YOUR ASSIGNMENT →
All of the data below is to be copied exactly.

[Opening GIVEN INFORMATION section]

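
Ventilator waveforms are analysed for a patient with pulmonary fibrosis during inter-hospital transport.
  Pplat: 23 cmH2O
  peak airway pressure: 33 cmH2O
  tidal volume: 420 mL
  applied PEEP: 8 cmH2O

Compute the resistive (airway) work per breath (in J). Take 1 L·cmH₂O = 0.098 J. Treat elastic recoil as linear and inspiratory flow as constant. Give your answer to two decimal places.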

[Closing GIVEN INFORMATION section]

ANSWER FOR THE TASK →
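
Ventilator waveforms are analysed for a patient with pulmonary fibrosis during inter-hospital transport.
  Pplat: 23 cmH2O
  peak airway pressure: 33 cmH2O
  tidal volume: 420 mL
  applied PEEP: 8 cmH2O

Compute the resistive (airway) work per breath (in J). Take 1 L·cmH₂O = 0.098 J. Treat elastic recoil as linear and inspiratory flow as constant. Give your answer to two decimal places.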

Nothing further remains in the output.